WHAT TO DO: Using the records below, filter for lines that contain the string "with" and copy them out.
╭──
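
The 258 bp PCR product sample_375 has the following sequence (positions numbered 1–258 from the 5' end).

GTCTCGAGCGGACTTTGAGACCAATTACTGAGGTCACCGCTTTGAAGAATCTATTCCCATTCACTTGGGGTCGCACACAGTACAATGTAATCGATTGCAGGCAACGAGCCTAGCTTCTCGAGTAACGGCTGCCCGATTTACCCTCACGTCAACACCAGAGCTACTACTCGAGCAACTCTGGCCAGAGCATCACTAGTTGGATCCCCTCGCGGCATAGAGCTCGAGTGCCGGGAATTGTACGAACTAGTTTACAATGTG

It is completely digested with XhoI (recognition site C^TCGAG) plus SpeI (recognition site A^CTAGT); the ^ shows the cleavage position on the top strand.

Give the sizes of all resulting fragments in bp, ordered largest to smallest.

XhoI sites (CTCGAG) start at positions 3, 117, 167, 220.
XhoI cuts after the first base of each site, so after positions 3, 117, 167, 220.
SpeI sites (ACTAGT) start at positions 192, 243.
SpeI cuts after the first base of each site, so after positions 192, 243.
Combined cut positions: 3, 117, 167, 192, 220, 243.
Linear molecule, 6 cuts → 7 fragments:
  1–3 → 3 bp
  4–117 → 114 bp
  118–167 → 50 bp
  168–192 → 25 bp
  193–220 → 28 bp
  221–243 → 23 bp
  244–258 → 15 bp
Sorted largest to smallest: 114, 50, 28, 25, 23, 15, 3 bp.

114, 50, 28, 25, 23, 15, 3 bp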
╰──
╭──
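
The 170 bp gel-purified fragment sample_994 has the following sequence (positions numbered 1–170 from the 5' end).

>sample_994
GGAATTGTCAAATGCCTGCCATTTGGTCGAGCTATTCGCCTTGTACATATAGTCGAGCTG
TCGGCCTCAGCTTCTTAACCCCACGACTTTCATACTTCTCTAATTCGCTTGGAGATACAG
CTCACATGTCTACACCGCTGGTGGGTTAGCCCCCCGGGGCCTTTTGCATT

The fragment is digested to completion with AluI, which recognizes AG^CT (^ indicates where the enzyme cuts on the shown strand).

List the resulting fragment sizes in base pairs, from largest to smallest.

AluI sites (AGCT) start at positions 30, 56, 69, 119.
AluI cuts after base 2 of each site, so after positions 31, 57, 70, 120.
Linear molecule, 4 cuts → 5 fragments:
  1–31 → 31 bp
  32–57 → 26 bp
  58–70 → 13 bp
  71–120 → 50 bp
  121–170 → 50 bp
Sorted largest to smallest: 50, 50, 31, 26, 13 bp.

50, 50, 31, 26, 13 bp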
╰──
OUTPUT:
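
It is completely digested with XhoI (recognition site C^TCGAG) plus SpeI (recognition site A^CTAGT); the ^ shows the cleavage position on the top strand.
The fragment is digested to completion with AluI, which recognizes AG^CT (^ indicates where the enzyme cuts on the shown strand).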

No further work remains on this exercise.